━━━━━ Task data

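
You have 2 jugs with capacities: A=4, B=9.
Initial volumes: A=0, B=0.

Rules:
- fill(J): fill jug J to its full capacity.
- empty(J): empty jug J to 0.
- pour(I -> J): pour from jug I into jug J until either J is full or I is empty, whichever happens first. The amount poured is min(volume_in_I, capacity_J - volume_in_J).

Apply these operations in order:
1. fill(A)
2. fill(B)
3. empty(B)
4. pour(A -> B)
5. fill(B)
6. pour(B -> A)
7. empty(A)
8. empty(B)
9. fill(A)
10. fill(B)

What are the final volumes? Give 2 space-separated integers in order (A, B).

Answer: 4 9

Derivation:
Step 1: fill(A) -> (A=4 B=0)
Step 2: fill(B) -> (A=4 B=9)
Step 3: empty(B) -> (A=4 B=0)
Step 4: pour(A -> B) -> (A=0 B=4)
Step 5: fill(B) -> (A=0 B=9)
Step 6: pour(B -> A) -> (A=4 B=5)
Step 7: empty(A) -> (A=0 B=5)
Step 8: empty(B) -> (A=0 B=0)
Step 9: fill(A) -> (A=4 B=0)
Step 10: fill(B) -> (A=4 B=9)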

━━━━━━━━━━

Problem statement: Repeat every record above. Each one must match exactly.

Problem solution:
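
You have 2 jugs with capacities: A=4, B=9.
Initial volumes: A=0, B=0.

Rules:
- fill(J): fill jug J to its full capacity.
- empty(J): empty jug J to 0.
- pour(I -> J): pour from jug I into jug J until either J is full or I is empty, whichever happens first. The amount poured is min(volume_in_I, capacity_J - volume_in_J).

Apply these operations in order:
1. fill(A)
2. fill(B)
3. empty(B)
4. pour(A -> B)
5. fill(B)
6. pour(B -> A)
7. empty(A)
8. empty(B)
9. fill(A)
10. fill(B)

What are the final volumes? Give 2 space-separated integers in order (A, B).

Answer: 4 9

Derivation:
Step 1: fill(A) -> (A=4 B=0)
Step 2: fill(B) -> (A=4 B=9)
Step 3: empty(B) -> (A=4 B=0)
Step 4: pour(A -> B) -> (A=0 B=4)
Step 5: fill(B) -> (A=0 B=9)
Step 6: pour(B -> A) -> (A=4 B=5)
Step 7: empty(A) -> (A=0 B=5)
Step 8: empty(B) -> (A=0 B=0)
Step 9: fill(A) -> (A=4 B=0)
Step 10: fill(B) -> (A=4 B=9)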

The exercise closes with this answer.